Top of MATERIAL PROVIDED

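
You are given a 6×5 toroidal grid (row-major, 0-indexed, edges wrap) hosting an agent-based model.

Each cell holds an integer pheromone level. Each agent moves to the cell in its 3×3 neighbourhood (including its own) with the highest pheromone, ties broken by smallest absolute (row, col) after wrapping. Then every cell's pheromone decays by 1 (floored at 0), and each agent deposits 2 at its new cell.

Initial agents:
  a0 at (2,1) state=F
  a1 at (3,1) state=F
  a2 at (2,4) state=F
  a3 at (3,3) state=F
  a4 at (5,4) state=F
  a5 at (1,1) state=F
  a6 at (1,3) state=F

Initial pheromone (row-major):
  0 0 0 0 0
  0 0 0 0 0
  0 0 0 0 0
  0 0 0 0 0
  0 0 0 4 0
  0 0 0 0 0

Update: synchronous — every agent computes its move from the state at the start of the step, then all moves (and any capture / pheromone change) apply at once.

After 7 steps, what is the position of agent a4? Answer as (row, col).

(4, 3)

t=1: a0@(1,0) a1@(2,0) a2@(1,0) a3@(4,3) a4@(4,3) a5@(0,0) a6@(0,2) | pheromone: 2 0 2 0 0 / 4 0 0 0 0 / 2 0 0 0 0 / 0 0 0 0 0 / 0 0 0 7 0 / 0 0 0 0 0
t=2: a0@(1,0) a1@(1,0) a2@(1,0) a3@(4,3) a4@(4,3) a5@(1,0) a6@(0,2) | pheromone: 1 0 3 0 0 / 11 0 0 0 0 / 1 0 0 0 0 / 0 0 0 0 0 / 0 0 0 10 0 / 0 0 0 0 0
t=3: a0@(1,0) a1@(1,0) a2@(1,0) a3@(4,3) a4@(4,3) a5@(1,0) a6@(0,2) | pheromone: 0 0 4 0 0 / 18 0 0 0 0 / 0 0 0 0 0 / 0 0 0 0 0 / 0 0 0 13 0 / 0 0 0 0 0
t=4: a0@(1,0) a1@(1,0) a2@(1,0) a3@(4,3) a4@(4,3) a5@(1,0) a6@(0,2) | pheromone: 0 0 5 0 0 / 25 0 0 0 0 / 0 0 0 0 0 / 0 0 0 0 0 / 0 0 0 16 0 / 0 0 0 0 0
t=5: a0@(1,0) a1@(1,0) a2@(1,0) a3@(4,3) a4@(4,3) a5@(1,0) a6@(0,2) | pheromone: 0 0 6 0 0 / 32 0 0 0 0 / 0 0 0 0 0 / 0 0 0 0 0 / 0 0 0 19 0 / 0 0 0 0 0
t=6: a0@(1,0) a1@(1,0) a2@(1,0) a3@(4,3) a4@(4,3) a5@(1,0) a6@(0,2) | pheromone: 0 0 7 0 0 / 39 0 0 0 0 / 0 0 0 0 0 / 0 0 0 0 0 / 0 0 0 22 0 / 0 0 0 0 0
t=7: a0@(1,0) a1@(1,0) a2@(1,0) a3@(4,3) a4@(4,3) a5@(1,0) a6@(0,2) | pheromone: 0 0 8 0 0 / 46 0 0 0 0 / 0 0 0 0 0 / 0 0 0 0 0 / 0 0 0 25 0 / 0 0 0 0 0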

Bottom of MATERIAL PROVIDED

INSTRUCTIONS TO FOLLOW: Return each line of the data that contains the string "major".

WORKED SOLUTION:
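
You are given a 6×5 toroidal grid (row-major, 0-indexed, edges wrap) hosting an agent-based model.
Initial pheromone (row-major):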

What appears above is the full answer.